▸ **Task instructions**
Your answer must be the records, copied with no change.

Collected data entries
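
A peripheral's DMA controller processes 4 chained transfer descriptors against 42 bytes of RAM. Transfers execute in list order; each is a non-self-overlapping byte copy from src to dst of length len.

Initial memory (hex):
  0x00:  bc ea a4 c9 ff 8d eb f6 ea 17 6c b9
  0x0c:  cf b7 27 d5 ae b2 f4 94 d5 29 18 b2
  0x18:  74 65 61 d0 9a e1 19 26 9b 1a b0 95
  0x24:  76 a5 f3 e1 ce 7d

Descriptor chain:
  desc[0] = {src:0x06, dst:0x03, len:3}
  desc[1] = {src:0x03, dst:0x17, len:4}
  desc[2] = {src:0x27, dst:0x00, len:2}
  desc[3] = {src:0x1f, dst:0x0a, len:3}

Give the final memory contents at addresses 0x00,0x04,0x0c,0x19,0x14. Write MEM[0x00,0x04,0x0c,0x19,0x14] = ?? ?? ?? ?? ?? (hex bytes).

  after D0: wrote 3B at 0x03 = ebf6ea
  after D1: wrote 4B at 0x17 = ebf6eaeb
  after D2: wrote 2B at 0x00 = e1ce
  after D3: wrote 3B at 0x0a = 269b1a
query mem[0x00]=0xe1, mem[0x04]=0xf6, mem[0x0c]=0x1a, mem[0x19]=0xea, mem[0x14]=0xd5

MEM[0x00,0x04,0x0c,0x19,0x14] = e1 f6 1a ea d5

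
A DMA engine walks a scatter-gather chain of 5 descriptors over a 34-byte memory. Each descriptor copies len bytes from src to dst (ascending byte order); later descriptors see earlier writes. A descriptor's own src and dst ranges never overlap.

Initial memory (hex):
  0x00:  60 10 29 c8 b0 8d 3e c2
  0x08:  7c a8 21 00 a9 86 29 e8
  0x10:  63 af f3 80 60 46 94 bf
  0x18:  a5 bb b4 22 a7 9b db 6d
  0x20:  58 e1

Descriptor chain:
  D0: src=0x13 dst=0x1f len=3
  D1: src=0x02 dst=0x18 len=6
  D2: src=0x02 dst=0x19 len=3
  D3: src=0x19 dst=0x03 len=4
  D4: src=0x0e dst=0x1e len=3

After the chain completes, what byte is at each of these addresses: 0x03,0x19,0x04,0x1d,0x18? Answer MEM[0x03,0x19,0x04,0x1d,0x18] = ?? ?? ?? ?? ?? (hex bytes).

MEM[0x03,0x19,0x04,0x1d,0x18] = 29 29 c8 c2 29

#0 dst[0x1f+3] := {0x80,0x60,0x46}
#1 dst[0x18+6] := {0x29,0xc8,0xb0,0x8d,0x3e,0xc2}
#2 dst[0x19+3] := {0x29,0xc8,0xb0}
#3 dst[0x03+4] := {0x29,0xc8,0xb0,0x3e}
#4 dst[0x1e+3] := {0x29,0xe8,0x63}
query mem[0x03]=0x29, mem[0x19]=0x29, mem[0x04]=0xc8, mem[0x1d]=0xc2, mem[0x18]=0x29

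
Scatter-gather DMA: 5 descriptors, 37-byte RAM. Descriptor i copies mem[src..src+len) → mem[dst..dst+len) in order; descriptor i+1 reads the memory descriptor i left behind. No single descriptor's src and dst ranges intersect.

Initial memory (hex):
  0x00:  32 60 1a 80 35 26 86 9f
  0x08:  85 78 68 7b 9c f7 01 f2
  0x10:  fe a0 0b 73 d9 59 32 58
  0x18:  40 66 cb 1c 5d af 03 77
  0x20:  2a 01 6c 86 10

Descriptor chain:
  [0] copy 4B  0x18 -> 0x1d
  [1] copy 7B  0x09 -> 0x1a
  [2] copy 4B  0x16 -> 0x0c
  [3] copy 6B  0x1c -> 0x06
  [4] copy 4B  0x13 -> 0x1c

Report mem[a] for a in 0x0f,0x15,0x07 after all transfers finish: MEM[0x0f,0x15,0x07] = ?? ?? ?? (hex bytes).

MEM[0x0f,0x15,0x07] = 66 59 9c

[0] 0x18->0x1d len=4 : 40 66 cb 1c
[1] 0x09->0x1a len=7 : 78 68 7b 9c f7 01 f2
[2] 0x16->0x0c len=4 : 32 58 40 66
[3] 0x1c->0x06 len=6 : 7b 9c f7 01 f2 01
[4] 0x13->0x1c len=4 : 73 d9 59 32
query mem[0x0f]=0x66, mem[0x15]=0x59, mem[0x07]=0x9c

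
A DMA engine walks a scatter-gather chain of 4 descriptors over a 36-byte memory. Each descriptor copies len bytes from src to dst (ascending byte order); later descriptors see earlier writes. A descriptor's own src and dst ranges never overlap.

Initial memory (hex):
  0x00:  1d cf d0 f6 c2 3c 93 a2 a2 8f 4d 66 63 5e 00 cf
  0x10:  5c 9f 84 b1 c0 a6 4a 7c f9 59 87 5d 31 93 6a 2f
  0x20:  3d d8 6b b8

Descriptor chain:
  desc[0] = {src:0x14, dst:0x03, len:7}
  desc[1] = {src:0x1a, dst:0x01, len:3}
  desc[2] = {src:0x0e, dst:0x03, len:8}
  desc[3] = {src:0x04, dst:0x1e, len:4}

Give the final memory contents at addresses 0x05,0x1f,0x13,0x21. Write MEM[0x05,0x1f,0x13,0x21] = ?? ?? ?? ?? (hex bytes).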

▸ **Completed task**
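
A peripheral's DMA controller processes 4 chained transfer descriptors against 42 bytes of RAM. Transfers execute in list order; each is a non-self-overlapping byte copy from src to dst of length len.

Initial memory (hex):
  0x00:  bc ea a4 c9 ff 8d eb f6 ea 17 6c b9
  0x0c:  cf b7 27 d5 ae b2 f4 94 d5 29 18 b2
  0x18:  74 65 61 d0 9a e1 19 26 9b 1a b0 95
  0x24:  76 a5 f3 e1 ce 7d

Descriptor chain:
  desc[0] = {src:0x06, dst:0x03, len:3}
  desc[1] = {src:0x03, dst:0x17, len:4}
  desc[2] = {src:0x27, dst:0x00, len:2}
  desc[3] = {src:0x1f, dst:0x0a, len:3}

Give the final memory contents at addresses 0x00,0x04,0x0c,0x19,0x14. Write MEM[0x00,0x04,0x0c,0x19,0x14] = ?? ?? ?? ?? ?? (hex bytes).

  after D0: wrote 3B at 0x03 = ebf6ea
  after D1: wrote 4B at 0x17 = ebf6eaeb
  after D2: wrote 2B at 0x00 = e1ce
  after D3: wrote 3B at 0x0a = 269b1a
query mem[0x00]=0xe1, mem[0x04]=0xf6, mem[0x0c]=0x1a, mem[0x19]=0xea, mem[0x14]=0xd5

MEM[0x00,0x04,0x0c,0x19,0x14] = e1 f6 1a ea d5

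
A DMA engine walks a scatter-gather chain of 5 descriptors over a 34-byte memory. Each descriptor copies len bytes from src to dst (ascending byte order); later descriptors see earlier writes. A descriptor's own src and dst ranges never overlap.

Initial memory (hex):
  0x00:  60 10 29 c8 b0 8d 3e c2
  0x08:  7c a8 21 00 a9 86 29 e8
  0x10:  63 af f3 80 60 46 94 bf
  0x18:  a5 bb b4 22 a7 9b db 6d
  0x20:  58 e1

Descriptor chain:
  D0: src=0x13 dst=0x1f len=3
  D1: src=0x02 dst=0x18 len=6
  D2: src=0x02 dst=0x19 len=3
  D3: src=0x19 dst=0x03 len=4
  D4: src=0x0e dst=0x1e len=3

After the chain completes, what byte is at each of these addresses: 0x03,0x19,0x04,0x1d,0x18? Answer MEM[0x03,0x19,0x04,0x1d,0x18] = ?? ?? ?? ?? ?? (hex bytes).

MEM[0x03,0x19,0x04,0x1d,0x18] = 29 29 c8 c2 29

#0 dst[0x1f+3] := {0x80,0x60,0x46}
#1 dst[0x18+6] := {0x29,0xc8,0xb0,0x8d,0x3e,0xc2}
#2 dst[0x19+3] := {0x29,0xc8,0xb0}
#3 dst[0x03+4] := {0x29,0xc8,0xb0,0x3e}
#4 dst[0x1e+3] := {0x29,0xe8,0x63}
query mem[0x03]=0x29, mem[0x19]=0x29, mem[0x04]=0xc8, mem[0x1d]=0xc2, mem[0x18]=0x29

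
Scatter-gather DMA: 5 descriptors, 37-byte RAM. Descriptor i copies mem[src..src+len) → mem[dst..dst+len) in order; descriptor i+1 reads the memory descriptor i left behind. No single descriptor's src and dst ranges intersect.

Initial memory (hex):
  0x00:  32 60 1a 80 35 26 86 9f
  0x08:  85 78 68 7b 9c f7 01 f2
  0x10:  fe a0 0b 73 d9 59 32 58
  0x18:  40 66 cb 1c 5d af 03 77
  0x20:  2a 01 6c 86 10

Descriptor chain:
  [0] copy 4B  0x18 -> 0x1d
  [1] copy 7B  0x09 -> 0x1a
  [2] copy 4B  0x16 -> 0x0c
  [3] copy 6B  0x1c -> 0x06
  [4] copy 4B  0x13 -> 0x1c

Report mem[a] for a in 0x0f,0x15,0x07 after all transfers finish: MEM[0x0f,0x15,0x07] = ?? ?? ?? (hex bytes).

MEM[0x0f,0x15,0x07] = 66 59 9c

[0] 0x18->0x1d len=4 : 40 66 cb 1c
[1] 0x09->0x1a len=7 : 78 68 7b 9c f7 01 f2
[2] 0x16->0x0c len=4 : 32 58 40 66
[3] 0x1c->0x06 len=6 : 7b 9c f7 01 f2 01
[4] 0x13->0x1c len=4 : 73 d9 59 32
query mem[0x0f]=0x66, mem[0x15]=0x59, mem[0x07]=0x9c

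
A DMA engine walks a scatter-gather chain of 4 descriptors over a 36-byte memory. Each descriptor copies len bytes from src to dst (ascending byte order); later descriptors see earlier writes. A descriptor's own src and dst ranges never overlap.

Initial memory (hex):
  0x00:  1d cf d0 f6 c2 3c 93 a2 a2 8f 4d 66 63 5e 00 cf
  0x10:  5c 9f 84 b1 c0 a6 4a 7c f9 59 87 5d 31 93 6a 2f
  0x20:  3d d8 6b b8

Descriptor chain:
  desc[0] = {src:0x14, dst:0x03, len:7}
  desc[1] = {src:0x1a, dst:0x01, len:3}
  desc[2] = {src:0x0e, dst:0x03, len:8}
  desc[3] = {src:0x04, dst:0x1e, len:4}

Give the final memory contents at addresses 0x05,0x1f,0x13,0x21. Write MEM[0x05,0x1f,0x13,0x21] = ?? ?? ?? ?? (hex bytes).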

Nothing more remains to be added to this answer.